## [The problem]
The data below must be copied in full and without any change.

## [Records supplied]
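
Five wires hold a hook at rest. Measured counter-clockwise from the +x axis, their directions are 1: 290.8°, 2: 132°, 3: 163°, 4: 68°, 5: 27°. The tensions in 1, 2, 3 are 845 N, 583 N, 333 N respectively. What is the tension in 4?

Resolve: ΣF_x = 845 cos 290.8° + 583 cos 132° + 333 cos 163° + T_4 cos 68° + T_5 cos 27° = 0.
        ΣF_y = 845 sin 290.8° + 583 sin 132° + 333 sin 163° + T_4 sin 68° + T_5 sin 27° = 0.
The known terms sum to (-408.5, -259.3) N, so 0.3746 T_4 + 0.8910 T_5 = 408.5 and 0.9272 T_4 + 0.4540 T_5 = 259.3.
Solving simultaneously: T_4 = 69.51 N, T_5 = 429.2 N.

T_4 ≈ 69.5 N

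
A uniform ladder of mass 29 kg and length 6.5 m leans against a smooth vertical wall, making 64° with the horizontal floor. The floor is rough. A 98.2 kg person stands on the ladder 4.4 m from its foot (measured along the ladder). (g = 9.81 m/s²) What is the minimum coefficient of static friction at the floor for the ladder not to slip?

μ_min ≈ 0.310

ΣF_y = 0: N_floor = 29×9.81 + 98.2×9.81 = 1247.8 N.
Torques about the foot: N_wall · 6.5 sin 64° = 29×9.81×3.25 cos 64° + 98.2×9.81×4.4 cos 64° → N_wall = 387.43 N.
ΣF_x = 0: f_floor = N_wall = 387.43 N.
μ_min = f_floor / N_floor = 387.43 / 1247.8 = 0.3105.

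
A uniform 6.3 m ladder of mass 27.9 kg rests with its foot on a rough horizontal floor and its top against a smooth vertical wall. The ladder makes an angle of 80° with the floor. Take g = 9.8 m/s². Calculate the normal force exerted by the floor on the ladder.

ΣF_y = 0: N_floor = 27.9×9.8 = 273.42 N.

N_floor ≈ 273 N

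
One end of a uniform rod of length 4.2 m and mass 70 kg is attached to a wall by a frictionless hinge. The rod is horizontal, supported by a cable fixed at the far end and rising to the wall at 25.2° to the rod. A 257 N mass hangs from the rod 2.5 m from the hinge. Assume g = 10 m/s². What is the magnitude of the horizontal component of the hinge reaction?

Take torques about the hinge: T sin 25.2° · 4.2 = 70×10×2.1 + 257×2.5 = 2112.5 N·m.
So T = 2112.5 / (0.4258 × 4.2) = 1181.3 N.
ΣF_x = 0: H_x = T cos 25.2° = 1068.9 N.

H_x ≈ 1070 N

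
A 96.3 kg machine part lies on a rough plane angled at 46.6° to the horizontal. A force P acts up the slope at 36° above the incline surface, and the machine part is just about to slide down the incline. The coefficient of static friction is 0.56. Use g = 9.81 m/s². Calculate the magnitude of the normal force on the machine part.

On the verge of sliding down the incline, friction equals μN and acts up the slope.
Perpendicular: N + P sin 36° = W cos 46.6° = 649.1 N.
Along incline: P cos 36° + μN = W sin 46.6° with W sin 46.6° = 686.4 N.
Solving the pair for P and N: P = 672.9 N, N = 253.6 N (and f = μN = 142 N).

N ≈ 254 N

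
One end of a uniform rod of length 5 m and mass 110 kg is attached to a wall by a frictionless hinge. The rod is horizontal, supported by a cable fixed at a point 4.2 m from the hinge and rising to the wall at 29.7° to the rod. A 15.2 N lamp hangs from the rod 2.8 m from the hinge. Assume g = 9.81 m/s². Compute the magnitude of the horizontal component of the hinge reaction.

H_x ≈ 1140 N

Take torques about the hinge: T sin 29.7° · 4.2 = 110×9.81×2.5 + 15.2×2.8 = 2740.3 N·m.
So T = 2740.3 / (0.4955 × 4.2) = 1316.9 N.
ΣF_x = 0: H_x = T cos 29.7° = 1143.9 N.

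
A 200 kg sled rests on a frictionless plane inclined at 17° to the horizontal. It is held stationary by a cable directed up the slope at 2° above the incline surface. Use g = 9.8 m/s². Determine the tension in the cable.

Take axes along and perpendicular to the incline. Weight components: W sin 17° = 573 N down-slope, W cos 17° = 1874 N into the surface.
Along incline: T cos 2° = W sin 17° → T = 573.4 N.
Perpendicular: N = W cos 17° − T sin 2° = 1854 N.

T ≈ 573 N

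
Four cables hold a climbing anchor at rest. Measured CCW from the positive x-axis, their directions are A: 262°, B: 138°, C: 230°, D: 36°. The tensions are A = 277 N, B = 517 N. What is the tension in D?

T_D ≈ 1530 N

Resolve: ΣF_x = 277 cos 262° + 517 cos 138° + T_C cos 230° + T_D cos 36° = 0.
        ΣF_y = 277 sin 262° + 517 sin 138° + T_C sin 230° + T_D sin 36° = 0.
The known terms sum to (-422.8, 71.64) N, so -0.6428 T_C + 0.8090 T_D = 422.8 and -0.7660 T_C + 0.5878 T_D = -71.64.
Solving simultaneously: T_C = 1267 N, T_D = 1529 N.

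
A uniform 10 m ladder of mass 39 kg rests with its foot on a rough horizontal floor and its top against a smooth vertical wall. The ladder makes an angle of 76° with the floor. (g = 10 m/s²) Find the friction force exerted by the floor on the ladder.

f ≈ 48.6 N

Torques about the foot: N_wall · 10 sin 76° = 39×10×5 cos 76° → N_wall = 48.619 N.
ΣF_x = 0: f_floor = N_wall = 48.619 N.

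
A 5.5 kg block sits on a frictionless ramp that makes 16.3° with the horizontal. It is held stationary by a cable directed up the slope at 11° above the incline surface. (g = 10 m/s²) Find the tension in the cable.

T ≈ 15.7 N

Take axes along and perpendicular to the incline. Weight components: W sin 16.3° = 15.44 N down-slope, W cos 16.3° = 52.79 N into the surface.
Along incline: T cos 11° = W sin 16.3° → T = 15.73 N.
Perpendicular: N = W cos 16.3° − T sin 11° = 49.79 N.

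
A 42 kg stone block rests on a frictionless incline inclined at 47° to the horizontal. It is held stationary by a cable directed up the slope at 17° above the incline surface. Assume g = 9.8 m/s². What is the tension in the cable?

Take axes along and perpendicular to the incline. Weight components: W sin 47° = 301 N down-slope, W cos 47° = 280.7 N into the surface.
Along incline: T cos 17° = W sin 47° → T = 314.8 N.
Perpendicular: N = W cos 47° − T sin 17° = 188.7 N.

T ≈ 315 N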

## [Reply to the task]
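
Five wires hold a hook at rest. Measured counter-clockwise from the +x axis, their directions are 1: 290.8°, 2: 132°, 3: 163°, 4: 68°, 5: 27°. The tensions in 1, 2, 3 are 845 N, 583 N, 333 N respectively. What is the tension in 4?

Resolve: ΣF_x = 845 cos 290.8° + 583 cos 132° + 333 cos 163° + T_4 cos 68° + T_5 cos 27° = 0.
        ΣF_y = 845 sin 290.8° + 583 sin 132° + 333 sin 163° + T_4 sin 68° + T_5 sin 27° = 0.
The known terms sum to (-408.5, -259.3) N, so 0.3746 T_4 + 0.8910 T_5 = 408.5 and 0.9272 T_4 + 0.4540 T_5 = 259.3.
Solving simultaneously: T_4 = 69.51 N, T_5 = 429.2 N.

T_4 ≈ 69.5 N

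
A uniform ladder of mass 29 kg and length 6.5 m leans against a smooth vertical wall, making 64° with the horizontal floor. The floor is rough. A 98.2 kg person stands on the ladder 4.4 m from its foot (measured along the ladder). (g = 9.81 m/s²) What is the minimum coefficient of static friction at the floor for the ladder not to slip?

μ_min ≈ 0.310

ΣF_y = 0: N_floor = 29×9.81 + 98.2×9.81 = 1247.8 N.
Torques about the foot: N_wall · 6.5 sin 64° = 29×9.81×3.25 cos 64° + 98.2×9.81×4.4 cos 64° → N_wall = 387.43 N.
ΣF_x = 0: f_floor = N_wall = 387.43 N.
μ_min = f_floor / N_floor = 387.43 / 1247.8 = 0.3105.

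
A uniform 6.3 m ladder of mass 27.9 kg rests with its foot on a rough horizontal floor and its top against a smooth vertical wall. The ladder makes an angle of 80° with the floor. Take g = 9.8 m/s². Calculate the normal force exerted by the floor on the ladder.

ΣF_y = 0: N_floor = 27.9×9.8 = 273.42 N.

N_floor ≈ 273 N

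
One end of a uniform rod of length 4.2 m and mass 70 kg is attached to a wall by a frictionless hinge. The rod is horizontal, supported by a cable fixed at the far end and rising to the wall at 25.2° to the rod. A 257 N mass hangs from the rod 2.5 m from the hinge. Assume g = 10 m/s². What is the magnitude of the horizontal component of the hinge reaction?

Take torques about the hinge: T sin 25.2° · 4.2 = 70×10×2.1 + 257×2.5 = 2112.5 N·m.
So T = 2112.5 / (0.4258 × 4.2) = 1181.3 N.
ΣF_x = 0: H_x = T cos 25.2° = 1068.9 N.

H_x ≈ 1070 N

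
A 96.3 kg machine part lies on a rough plane angled at 46.6° to the horizontal. A force P acts up the slope at 36° above the incline surface, and the machine part is just about to slide down the incline. The coefficient of static friction is 0.56. Use g = 9.81 m/s². Calculate the magnitude of the normal force on the machine part.

On the verge of sliding down the incline, friction equals μN and acts up the slope.
Perpendicular: N + P sin 36° = W cos 46.6° = 649.1 N.
Along incline: P cos 36° + μN = W sin 46.6° with W sin 46.6° = 686.4 N.
Solving the pair for P and N: P = 672.9 N, N = 253.6 N (and f = μN = 142 N).

N ≈ 254 N

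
One end of a uniform rod of length 5 m and mass 110 kg is attached to a wall by a frictionless hinge. The rod is horizontal, supported by a cable fixed at a point 4.2 m from the hinge and rising to the wall at 29.7° to the rod. A 15.2 N lamp hangs from the rod 2.8 m from the hinge. Assume g = 9.81 m/s². Compute the magnitude of the horizontal component of the hinge reaction.

H_x ≈ 1140 N

Take torques about the hinge: T sin 29.7° · 4.2 = 110×9.81×2.5 + 15.2×2.8 = 2740.3 N·m.
So T = 2740.3 / (0.4955 × 4.2) = 1316.9 N.
ΣF_x = 0: H_x = T cos 29.7° = 1143.9 N.

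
A 200 kg sled rests on a frictionless plane inclined at 17° to the horizontal. It is held stationary by a cable directed up the slope at 2° above the incline surface. Use g = 9.8 m/s². Determine the tension in the cable.

Take axes along and perpendicular to the incline. Weight components: W sin 17° = 573 N down-slope, W cos 17° = 1874 N into the surface.
Along incline: T cos 2° = W sin 17° → T = 573.4 N.
Perpendicular: N = W cos 17° − T sin 2° = 1854 N.

T ≈ 573 N

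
Four cables hold a climbing anchor at rest. Measured CCW from the positive x-axis, their directions are A: 262°, B: 138°, C: 230°, D: 36°. The tensions are A = 277 N, B = 517 N. What is the tension in D?

T_D ≈ 1530 N

Resolve: ΣF_x = 277 cos 262° + 517 cos 138° + T_C cos 230° + T_D cos 36° = 0.
        ΣF_y = 277 sin 262° + 517 sin 138° + T_C sin 230° + T_D sin 36° = 0.
The known terms sum to (-422.8, 71.64) N, so -0.6428 T_C + 0.8090 T_D = 422.8 and -0.7660 T_C + 0.5878 T_D = -71.64.
Solving simultaneously: T_C = 1267 N, T_D = 1529 N.

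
A uniform 10 m ladder of mass 39 kg rests with its foot on a rough horizontal floor and its top against a smooth vertical wall. The ladder makes an angle of 76° with the floor. (g = 10 m/s²) Find the friction force exerted by the floor on the ladder.

f ≈ 48.6 N

Torques about the foot: N_wall · 10 sin 76° = 39×10×5 cos 76° → N_wall = 48.619 N.
ΣF_x = 0: f_floor = N_wall = 48.619 N.

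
A 5.5 kg block sits on a frictionless ramp that makes 16.3° with the horizontal. It is held stationary by a cable directed up the slope at 11° above the incline surface. (g = 10 m/s²) Find the tension in the cable.

T ≈ 15.7 N

Take axes along and perpendicular to the incline. Weight components: W sin 16.3° = 15.44 N down-slope, W cos 16.3° = 52.79 N into the surface.
Along incline: T cos 11° = W sin 16.3° → T = 15.73 N.
Perpendicular: N = W cos 16.3° − T sin 11° = 49.79 N.

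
A 42 kg stone block rests on a frictionless incline inclined at 47° to the horizontal. It is held stationary by a cable directed up the slope at 17° above the incline surface. Assume g = 9.8 m/s². What is the tension in the cable?

Take axes along and perpendicular to the incline. Weight components: W sin 47° = 301 N down-slope, W cos 47° = 280.7 N into the surface.
Along incline: T cos 17° = W sin 47° → T = 314.8 N.
Perpendicular: N = W cos 47° − T sin 17° = 188.7 N.

T ≈ 315 N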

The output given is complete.